(Data extracts Opens)

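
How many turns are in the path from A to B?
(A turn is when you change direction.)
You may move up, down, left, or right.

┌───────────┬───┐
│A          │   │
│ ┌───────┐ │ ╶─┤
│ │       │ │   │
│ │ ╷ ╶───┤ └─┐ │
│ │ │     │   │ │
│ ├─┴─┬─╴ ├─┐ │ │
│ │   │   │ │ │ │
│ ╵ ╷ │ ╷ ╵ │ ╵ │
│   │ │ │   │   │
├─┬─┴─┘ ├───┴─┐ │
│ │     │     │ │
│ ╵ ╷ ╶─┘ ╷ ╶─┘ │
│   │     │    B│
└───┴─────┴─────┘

Directions: right, right, right, right, right, down, down, right, down, down, right, down, down
Number of turns: 5

Solution:

┌───────────┬───┐
│A → → → → ↓│   │
│ ┌───────┐ │ ╶─┤
│ │       │↓│   │
│ │ ╷ ╶───┤ └─┐ │
│ │ │     │↳ ↓│ │
│ ├─┴─┬─╴ ├─┐ │ │
│ │   │   │ │↓│ │
│ ╵ ╷ │ ╷ ╵ │ ╵ │
│   │ │ │   │↳ ↓│
├─┬─┴─┘ ├───┴─┐ │
│ │     │     │↓│
│ ╵ ╷ ╶─┘ ╷ ╶─┘ │
│   │     │    B│
└───┴─────┴─────┘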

(Data extracts Closes)

*Work request*
All of the lines above are to be restated word for word.

*Solution to this task*
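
How many turns are in the path from A to B?
(A turn is when you change direction.)
You may move up, down, left, or right.

┌───────────┬───┐
│A          │   │
│ ┌───────┐ │ ╶─┤
│ │       │ │   │
│ │ ╷ ╶───┤ └─┐ │
│ │ │     │   │ │
│ ├─┴─┬─╴ ├─┐ │ │
│ │   │   │ │ │ │
│ ╵ ╷ │ ╷ ╵ │ ╵ │
│   │ │ │   │   │
├─┬─┴─┘ ├───┴─┐ │
│ │     │     │ │
│ ╵ ╷ ╶─┘ ╷ ╶─┘ │
│   │     │    B│
└───┴─────┴─────┘

Directions: right, right, right, right, right, down, down, right, down, down, right, down, down
Number of turns: 5

Solution:

┌───────────┬───┐
│A → → → → ↓│   │
│ ┌───────┐ │ ╶─┤
│ │       │↓│   │
│ │ ╷ ╶───┤ └─┐ │
│ │ │     │↳ ↓│ │
│ ├─┴─┬─╴ ├─┐ │ │
│ │   │   │ │↓│ │
│ ╵ ╷ │ ╷ ╵ │ ╵ │
│   │ │ │   │↳ ↓│
├─┬─┴─┘ ├───┴─┐ │
│ │     │     │↓│
│ ╵ ╷ ╶─┘ ╷ ╶─┘ │
│   │     │    B│
└───┴─────┴─────┘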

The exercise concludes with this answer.